▸ RECORDS FOR PROCESSING:
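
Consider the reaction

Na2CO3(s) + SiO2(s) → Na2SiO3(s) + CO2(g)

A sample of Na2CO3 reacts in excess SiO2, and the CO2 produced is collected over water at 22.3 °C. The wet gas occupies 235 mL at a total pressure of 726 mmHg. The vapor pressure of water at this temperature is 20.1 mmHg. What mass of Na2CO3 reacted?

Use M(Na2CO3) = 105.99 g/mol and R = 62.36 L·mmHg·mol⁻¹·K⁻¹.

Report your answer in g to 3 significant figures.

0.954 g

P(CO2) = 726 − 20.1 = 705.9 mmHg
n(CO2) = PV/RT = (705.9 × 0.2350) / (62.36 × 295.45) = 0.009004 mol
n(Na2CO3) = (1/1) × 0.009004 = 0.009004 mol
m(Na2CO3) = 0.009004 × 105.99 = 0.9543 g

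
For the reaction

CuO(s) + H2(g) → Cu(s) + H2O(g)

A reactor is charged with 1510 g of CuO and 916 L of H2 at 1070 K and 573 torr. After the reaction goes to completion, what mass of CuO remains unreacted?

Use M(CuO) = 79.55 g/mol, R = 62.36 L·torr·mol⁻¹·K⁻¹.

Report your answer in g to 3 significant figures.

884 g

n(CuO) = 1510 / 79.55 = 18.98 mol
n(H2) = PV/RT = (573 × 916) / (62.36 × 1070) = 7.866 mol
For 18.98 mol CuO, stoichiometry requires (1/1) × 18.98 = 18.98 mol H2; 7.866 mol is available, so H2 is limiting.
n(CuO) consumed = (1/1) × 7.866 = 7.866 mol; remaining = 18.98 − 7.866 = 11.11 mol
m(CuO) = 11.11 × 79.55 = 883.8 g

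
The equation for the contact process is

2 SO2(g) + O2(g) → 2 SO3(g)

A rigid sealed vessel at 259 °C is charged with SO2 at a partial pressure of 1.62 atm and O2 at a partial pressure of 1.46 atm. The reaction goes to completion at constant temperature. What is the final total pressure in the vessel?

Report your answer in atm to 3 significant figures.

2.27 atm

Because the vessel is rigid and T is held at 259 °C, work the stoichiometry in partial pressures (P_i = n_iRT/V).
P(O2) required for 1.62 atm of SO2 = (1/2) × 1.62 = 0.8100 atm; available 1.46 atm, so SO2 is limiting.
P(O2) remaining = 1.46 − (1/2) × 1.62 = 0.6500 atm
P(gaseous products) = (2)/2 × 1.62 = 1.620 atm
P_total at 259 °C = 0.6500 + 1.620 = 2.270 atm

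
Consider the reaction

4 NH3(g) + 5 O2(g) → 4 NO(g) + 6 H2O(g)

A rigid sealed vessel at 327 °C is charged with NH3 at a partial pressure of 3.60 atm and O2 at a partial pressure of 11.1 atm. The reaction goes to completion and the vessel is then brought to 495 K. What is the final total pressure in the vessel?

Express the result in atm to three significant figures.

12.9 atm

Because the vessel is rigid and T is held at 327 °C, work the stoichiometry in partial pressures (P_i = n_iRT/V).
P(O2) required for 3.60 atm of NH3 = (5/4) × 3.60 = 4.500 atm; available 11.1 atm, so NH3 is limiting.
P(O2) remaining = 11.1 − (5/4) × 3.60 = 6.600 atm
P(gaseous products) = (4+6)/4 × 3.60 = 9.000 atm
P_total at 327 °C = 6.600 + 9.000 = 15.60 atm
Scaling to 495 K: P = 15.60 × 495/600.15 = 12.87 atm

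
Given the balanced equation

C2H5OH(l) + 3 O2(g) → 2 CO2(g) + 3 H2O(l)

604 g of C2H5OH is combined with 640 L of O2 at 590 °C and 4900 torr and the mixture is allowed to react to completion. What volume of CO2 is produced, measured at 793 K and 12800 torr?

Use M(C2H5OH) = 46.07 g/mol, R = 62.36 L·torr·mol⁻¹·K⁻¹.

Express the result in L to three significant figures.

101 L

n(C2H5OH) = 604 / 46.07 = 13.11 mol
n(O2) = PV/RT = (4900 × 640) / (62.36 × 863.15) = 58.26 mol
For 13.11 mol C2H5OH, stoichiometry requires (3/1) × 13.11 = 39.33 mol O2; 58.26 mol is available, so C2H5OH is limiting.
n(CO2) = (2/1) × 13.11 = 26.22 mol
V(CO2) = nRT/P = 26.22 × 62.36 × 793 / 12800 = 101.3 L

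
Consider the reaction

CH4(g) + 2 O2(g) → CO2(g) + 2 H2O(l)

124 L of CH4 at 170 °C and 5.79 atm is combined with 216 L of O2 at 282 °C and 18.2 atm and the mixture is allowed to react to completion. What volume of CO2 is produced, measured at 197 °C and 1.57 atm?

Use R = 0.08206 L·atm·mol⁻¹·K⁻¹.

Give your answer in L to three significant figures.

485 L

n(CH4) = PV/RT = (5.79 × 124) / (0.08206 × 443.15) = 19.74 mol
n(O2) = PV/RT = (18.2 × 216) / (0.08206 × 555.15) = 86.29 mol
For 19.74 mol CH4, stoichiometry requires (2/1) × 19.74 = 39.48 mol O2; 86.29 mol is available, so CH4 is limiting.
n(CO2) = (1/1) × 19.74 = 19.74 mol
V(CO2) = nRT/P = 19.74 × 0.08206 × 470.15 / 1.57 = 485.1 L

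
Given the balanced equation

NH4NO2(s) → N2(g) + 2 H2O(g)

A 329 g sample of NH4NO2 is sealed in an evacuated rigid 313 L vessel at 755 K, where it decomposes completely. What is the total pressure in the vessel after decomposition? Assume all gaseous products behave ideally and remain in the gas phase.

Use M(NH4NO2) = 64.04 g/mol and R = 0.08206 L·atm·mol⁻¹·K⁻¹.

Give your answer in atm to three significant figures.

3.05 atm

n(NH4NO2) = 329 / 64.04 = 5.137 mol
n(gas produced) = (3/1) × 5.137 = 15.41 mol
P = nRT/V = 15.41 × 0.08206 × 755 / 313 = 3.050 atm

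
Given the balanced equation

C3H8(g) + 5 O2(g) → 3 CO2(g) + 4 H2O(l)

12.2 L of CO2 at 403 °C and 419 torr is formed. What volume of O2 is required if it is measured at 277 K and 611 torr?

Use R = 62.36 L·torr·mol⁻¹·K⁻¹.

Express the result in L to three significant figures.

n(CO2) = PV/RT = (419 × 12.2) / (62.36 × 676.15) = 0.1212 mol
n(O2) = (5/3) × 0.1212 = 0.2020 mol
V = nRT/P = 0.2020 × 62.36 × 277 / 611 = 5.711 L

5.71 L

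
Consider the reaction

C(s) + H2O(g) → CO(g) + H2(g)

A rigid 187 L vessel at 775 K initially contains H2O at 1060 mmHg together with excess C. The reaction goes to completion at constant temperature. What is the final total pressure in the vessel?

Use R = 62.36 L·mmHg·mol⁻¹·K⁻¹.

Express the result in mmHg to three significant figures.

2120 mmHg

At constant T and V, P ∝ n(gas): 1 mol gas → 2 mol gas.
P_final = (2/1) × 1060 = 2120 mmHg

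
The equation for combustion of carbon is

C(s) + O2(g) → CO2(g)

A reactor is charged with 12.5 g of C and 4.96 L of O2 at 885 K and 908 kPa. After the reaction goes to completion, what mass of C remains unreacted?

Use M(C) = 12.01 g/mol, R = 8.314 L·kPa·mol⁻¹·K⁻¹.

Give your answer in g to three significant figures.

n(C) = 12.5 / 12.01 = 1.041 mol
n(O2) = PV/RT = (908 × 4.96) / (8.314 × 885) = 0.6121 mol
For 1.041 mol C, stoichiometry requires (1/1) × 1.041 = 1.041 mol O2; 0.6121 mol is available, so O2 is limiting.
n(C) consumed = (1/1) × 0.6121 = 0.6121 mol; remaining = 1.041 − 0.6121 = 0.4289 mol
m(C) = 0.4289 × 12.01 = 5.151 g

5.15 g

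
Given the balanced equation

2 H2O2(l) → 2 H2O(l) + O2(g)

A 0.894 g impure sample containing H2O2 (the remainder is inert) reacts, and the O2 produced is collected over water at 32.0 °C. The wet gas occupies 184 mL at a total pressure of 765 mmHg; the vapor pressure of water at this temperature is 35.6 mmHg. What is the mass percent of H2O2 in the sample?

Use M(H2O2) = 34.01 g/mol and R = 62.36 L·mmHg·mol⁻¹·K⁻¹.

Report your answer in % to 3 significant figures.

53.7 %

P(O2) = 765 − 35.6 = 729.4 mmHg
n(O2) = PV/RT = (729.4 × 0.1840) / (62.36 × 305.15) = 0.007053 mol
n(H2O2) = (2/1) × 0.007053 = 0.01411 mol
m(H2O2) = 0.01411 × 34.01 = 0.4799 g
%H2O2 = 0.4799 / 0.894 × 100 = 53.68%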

* * *

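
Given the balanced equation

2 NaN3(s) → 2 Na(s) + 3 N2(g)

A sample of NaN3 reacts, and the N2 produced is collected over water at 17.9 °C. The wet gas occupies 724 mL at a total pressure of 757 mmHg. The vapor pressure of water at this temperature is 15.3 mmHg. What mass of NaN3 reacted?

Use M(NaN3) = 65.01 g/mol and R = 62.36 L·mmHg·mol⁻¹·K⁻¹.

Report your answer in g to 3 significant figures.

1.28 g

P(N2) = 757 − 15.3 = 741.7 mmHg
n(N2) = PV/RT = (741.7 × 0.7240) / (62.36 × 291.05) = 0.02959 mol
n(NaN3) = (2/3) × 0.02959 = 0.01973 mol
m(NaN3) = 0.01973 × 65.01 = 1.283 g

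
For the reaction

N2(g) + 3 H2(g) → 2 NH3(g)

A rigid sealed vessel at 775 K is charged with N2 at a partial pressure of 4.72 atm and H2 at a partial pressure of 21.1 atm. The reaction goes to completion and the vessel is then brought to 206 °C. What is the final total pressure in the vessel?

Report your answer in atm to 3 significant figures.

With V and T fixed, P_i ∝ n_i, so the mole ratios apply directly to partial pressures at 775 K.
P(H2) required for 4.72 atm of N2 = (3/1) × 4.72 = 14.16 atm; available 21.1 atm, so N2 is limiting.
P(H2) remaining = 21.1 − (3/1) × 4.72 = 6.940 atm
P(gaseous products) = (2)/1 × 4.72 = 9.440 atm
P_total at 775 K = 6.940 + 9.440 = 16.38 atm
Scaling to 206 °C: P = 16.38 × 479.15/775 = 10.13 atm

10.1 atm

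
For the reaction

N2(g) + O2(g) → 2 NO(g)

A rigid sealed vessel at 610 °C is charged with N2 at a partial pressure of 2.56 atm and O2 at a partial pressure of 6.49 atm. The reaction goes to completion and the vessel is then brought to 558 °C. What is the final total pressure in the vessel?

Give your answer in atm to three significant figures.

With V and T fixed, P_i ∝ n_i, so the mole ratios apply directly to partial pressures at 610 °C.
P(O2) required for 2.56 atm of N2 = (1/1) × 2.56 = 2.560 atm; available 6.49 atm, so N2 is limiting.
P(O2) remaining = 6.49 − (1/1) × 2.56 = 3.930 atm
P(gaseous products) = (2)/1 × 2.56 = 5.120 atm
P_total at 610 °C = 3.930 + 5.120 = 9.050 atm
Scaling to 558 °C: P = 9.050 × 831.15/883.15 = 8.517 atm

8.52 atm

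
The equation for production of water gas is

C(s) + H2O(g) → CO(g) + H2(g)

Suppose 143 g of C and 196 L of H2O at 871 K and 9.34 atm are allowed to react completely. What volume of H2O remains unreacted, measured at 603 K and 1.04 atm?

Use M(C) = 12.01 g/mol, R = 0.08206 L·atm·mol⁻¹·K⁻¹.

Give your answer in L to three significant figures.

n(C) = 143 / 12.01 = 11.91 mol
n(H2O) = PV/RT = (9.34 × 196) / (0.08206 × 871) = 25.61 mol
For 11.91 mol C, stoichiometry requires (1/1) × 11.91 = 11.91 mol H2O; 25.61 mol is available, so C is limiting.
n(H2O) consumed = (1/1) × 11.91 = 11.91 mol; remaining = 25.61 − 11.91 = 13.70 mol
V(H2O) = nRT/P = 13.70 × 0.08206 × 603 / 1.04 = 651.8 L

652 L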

▸ WHAT YOU ARE ASKED TO DO:
If a line in the entries above contains the word "completely", copy it.

▸ EXERCISE OUTPUT:
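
A 329 g sample of NH4NO2 is sealed in an evacuated rigid 313 L vessel at 755 K, where it decomposes completely. What is the total pressure in the vessel after decomposition? Assume all gaseous products behave ideally and remain in the gas phase.
Suppose 143 g of C and 196 L of H2O at 871 K and 9.34 atm are allowed to react completely. What volume of H2O remains unreacted, measured at 603 K and 1.04 atm?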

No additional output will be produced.